*** Opening MATERIAL FOR THIS TASK ***

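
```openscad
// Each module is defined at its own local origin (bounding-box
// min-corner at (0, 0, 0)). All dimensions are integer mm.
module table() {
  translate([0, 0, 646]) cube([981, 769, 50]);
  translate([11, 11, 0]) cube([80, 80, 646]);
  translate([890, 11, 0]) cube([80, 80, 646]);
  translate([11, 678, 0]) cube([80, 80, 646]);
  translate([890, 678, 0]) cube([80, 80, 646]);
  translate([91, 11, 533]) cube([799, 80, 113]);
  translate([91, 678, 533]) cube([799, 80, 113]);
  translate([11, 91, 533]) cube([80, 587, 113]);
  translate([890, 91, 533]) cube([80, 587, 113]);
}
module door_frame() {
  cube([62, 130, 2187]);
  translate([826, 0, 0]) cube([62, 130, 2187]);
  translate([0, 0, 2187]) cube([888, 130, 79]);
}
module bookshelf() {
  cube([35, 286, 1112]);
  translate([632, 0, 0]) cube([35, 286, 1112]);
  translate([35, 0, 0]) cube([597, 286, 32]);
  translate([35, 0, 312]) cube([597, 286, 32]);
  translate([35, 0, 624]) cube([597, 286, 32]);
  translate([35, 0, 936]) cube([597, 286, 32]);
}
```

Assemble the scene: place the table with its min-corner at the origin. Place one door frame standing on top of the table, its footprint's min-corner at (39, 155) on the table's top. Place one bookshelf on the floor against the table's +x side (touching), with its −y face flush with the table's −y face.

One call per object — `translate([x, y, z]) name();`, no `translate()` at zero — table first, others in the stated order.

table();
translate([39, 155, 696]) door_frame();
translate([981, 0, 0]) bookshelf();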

*** Closing MATERIAL FOR THIS TASK ***
*** Opening MATERIAL FOR THIS TASK ***

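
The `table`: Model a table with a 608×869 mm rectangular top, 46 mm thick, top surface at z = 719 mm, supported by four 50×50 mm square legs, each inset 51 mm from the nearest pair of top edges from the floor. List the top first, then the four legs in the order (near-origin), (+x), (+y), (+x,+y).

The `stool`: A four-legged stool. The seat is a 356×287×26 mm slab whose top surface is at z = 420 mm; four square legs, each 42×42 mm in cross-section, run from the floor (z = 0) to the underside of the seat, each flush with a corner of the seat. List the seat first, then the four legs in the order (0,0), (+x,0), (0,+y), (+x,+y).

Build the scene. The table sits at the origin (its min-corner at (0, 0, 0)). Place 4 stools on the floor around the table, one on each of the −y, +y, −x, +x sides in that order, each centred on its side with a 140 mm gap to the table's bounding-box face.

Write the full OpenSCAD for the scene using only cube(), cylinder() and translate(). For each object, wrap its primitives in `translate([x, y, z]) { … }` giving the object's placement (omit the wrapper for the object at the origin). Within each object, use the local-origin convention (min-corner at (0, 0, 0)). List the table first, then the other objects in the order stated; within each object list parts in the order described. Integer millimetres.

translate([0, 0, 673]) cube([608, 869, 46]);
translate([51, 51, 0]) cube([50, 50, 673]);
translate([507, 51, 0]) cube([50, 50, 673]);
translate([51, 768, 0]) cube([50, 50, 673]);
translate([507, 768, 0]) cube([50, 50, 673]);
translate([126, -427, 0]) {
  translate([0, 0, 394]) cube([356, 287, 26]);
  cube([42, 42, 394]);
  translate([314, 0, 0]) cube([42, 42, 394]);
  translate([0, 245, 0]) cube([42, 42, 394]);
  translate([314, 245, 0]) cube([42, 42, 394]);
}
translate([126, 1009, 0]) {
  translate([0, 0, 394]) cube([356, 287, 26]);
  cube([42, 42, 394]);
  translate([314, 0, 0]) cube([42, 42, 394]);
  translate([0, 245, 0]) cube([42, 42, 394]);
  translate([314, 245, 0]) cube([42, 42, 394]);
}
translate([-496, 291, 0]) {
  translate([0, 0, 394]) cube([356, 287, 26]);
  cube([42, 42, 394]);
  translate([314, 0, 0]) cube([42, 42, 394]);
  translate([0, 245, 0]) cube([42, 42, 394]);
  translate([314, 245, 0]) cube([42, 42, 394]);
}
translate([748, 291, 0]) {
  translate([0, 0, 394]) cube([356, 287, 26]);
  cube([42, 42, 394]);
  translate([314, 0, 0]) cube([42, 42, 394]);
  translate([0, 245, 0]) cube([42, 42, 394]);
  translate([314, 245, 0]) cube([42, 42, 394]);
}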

*** Closing MATERIAL FOR THIS TASK ***

WORK TO BE COMPLETED:
From the records above, quote only the lines running from the line with "(near-origin), (+x), (+y), (+x,+y)." to the line with "Build the scene.", both lines included.

RESULT BELOW:
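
The `table`: Model a table with a 608×869 mm rectangular top, 46 mm thick, top surface at z = 719 mm, supported by four 50×50 mm square legs, each inset 51 mm from the nearest pair of top edges from the floor. List the top first, then the four legs in the order (near-origin), (+x), (+y), (+x,+y).

The `stool`: A four-legged stool. The seat is a 356×287×26 mm slab whose top surface is at z = 420 mm; four square legs, each 42×42 mm in cross-section, run from the floor (z = 0) to the underside of the seat, each flush with a corner of the seat. List the seat first, then the four legs in the order (0,0), (+x,0), (0,+y), (+x,+y).

Build the scene. The table sits at the origin (its min-corner at (0, 0, 0)). Place 4 stools on the floor around the table, one on each of the −y, +y, −x, +x sides in that order, each centred on its side with a 140 mm gap to the table's bounding-box face.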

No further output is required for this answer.